▸ **WHAT YOU SHOULD DO**: Transcribe the full listing so that each line reads as it does in the original.

EXERCISE DATA Start Marker

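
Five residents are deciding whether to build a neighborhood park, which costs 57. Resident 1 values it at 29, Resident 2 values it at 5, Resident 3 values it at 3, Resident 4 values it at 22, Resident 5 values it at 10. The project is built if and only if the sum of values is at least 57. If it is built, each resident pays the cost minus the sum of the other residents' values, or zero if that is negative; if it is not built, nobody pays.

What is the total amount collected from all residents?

Total value 69 ≥ cost 57, so it is built.
Resident 1: others sum to 40; max(0, 57 - 40) = 17.
Resident 2: others sum to 64; max(0, 57 - 64) = 0.
Resident 3: others sum to 66; max(0, 57 - 66) = 0.
Resident 4: others sum to 47; max(0, 57 - 47) = 10.
Resident 5: others sum to 59; max(0, 57 - 59) = 0.
Total collected = 17 + 0 + 0 + 10 + 0 = 27.

27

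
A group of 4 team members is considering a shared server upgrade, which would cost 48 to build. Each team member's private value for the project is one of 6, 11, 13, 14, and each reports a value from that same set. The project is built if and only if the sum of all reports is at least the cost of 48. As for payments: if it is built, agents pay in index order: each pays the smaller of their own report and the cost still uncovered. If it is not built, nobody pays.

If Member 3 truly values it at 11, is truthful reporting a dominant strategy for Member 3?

Consider the case where Member 1 reports 14, Member 2 reports 14 and Member 4 reports 14.
Truthful report 11: project built, pays 11, utility 11 - 11 = 0.
Report 6 instead: project built, pays 6, utility 11 - 6 = 5.
Since 5 > 0, reporting 6 is strictly better here, so truthful reporting is not dominant.

No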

EXERCISE DATA End Marker

▸ **ANSWER**:
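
Five residents are deciding whether to build a neighborhood park, which costs 57. Resident 1 values it at 29, Resident 2 values it at 5, Resident 3 values it at 3, Resident 4 values it at 22, Resident 5 values it at 10. The project is built if and only if the sum of values is at least 57. If it is built, each resident pays the cost minus the sum of the other residents' values, or zero if that is negative; if it is not built, nobody pays.

What is the total amount collected from all residents?

Total value 69 ≥ cost 57, so it is built.
Resident 1: others sum to 40; max(0, 57 - 40) = 17.
Resident 2: others sum to 64; max(0, 57 - 64) = 0.
Resident 3: others sum to 66; max(0, 57 - 66) = 0.
Resident 4: others sum to 47; max(0, 57 - 47) = 10.
Resident 5: others sum to 59; max(0, 57 - 59) = 0.
Total collected = 17 + 0 + 0 + 10 + 0 = 27.

27

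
A group of 4 team members is considering a shared server upgrade, which would cost 48 to build. Each team member's private value for the project is one of 6, 11, 13, 14, and each reports a value from that same set. The project is built if and only if the sum of all reports is at least the cost of 48. As for payments: if it is built, agents pay in index order: each pays the smaller of their own report and the cost still uncovered. If it is not built, nobody pays.

If Member 3 truly values it at 11, is truthful reporting a dominant strategy for Member 3?

Consider the case where Member 1 reports 14, Member 2 reports 14 and Member 4 reports 14.
Truthful report 11: project built, pays 11, utility 11 - 11 = 0.
Report 6 instead: project built, pays 6, utility 11 - 6 = 5.
Since 5 > 0, reporting 6 is strictly better here, so truthful reporting is not dominant.

No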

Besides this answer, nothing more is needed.